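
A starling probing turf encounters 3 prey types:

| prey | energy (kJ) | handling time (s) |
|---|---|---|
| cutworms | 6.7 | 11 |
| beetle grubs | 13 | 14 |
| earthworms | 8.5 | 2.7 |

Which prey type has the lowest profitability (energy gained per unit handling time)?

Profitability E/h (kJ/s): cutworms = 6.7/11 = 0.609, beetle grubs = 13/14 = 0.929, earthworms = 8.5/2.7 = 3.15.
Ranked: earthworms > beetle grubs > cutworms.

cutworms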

● ● ● ●

> **How to complete this task**
Every record, from top to bottom, must be transcribed exactly.

> **Response area**
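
A starling probing turf encounters 3 prey types:

| prey | energy (kJ) | handling time (s) |
|---|---|---|
| cutworms | 6.7 | 11 |
| beetle grubs | 13 | 14 |
| earthworms | 8.5 | 2.7 |

Which prey type has the lowest profitability (energy gained per unit handling time)?

Profitability E/h (kJ/s): cutworms = 6.7/11 = 0.609, beetle grubs = 13/14 = 0.929, earthworms = 8.5/2.7 = 3.15.
Ranked: earthworms > beetle grubs > cutworms.

cutworms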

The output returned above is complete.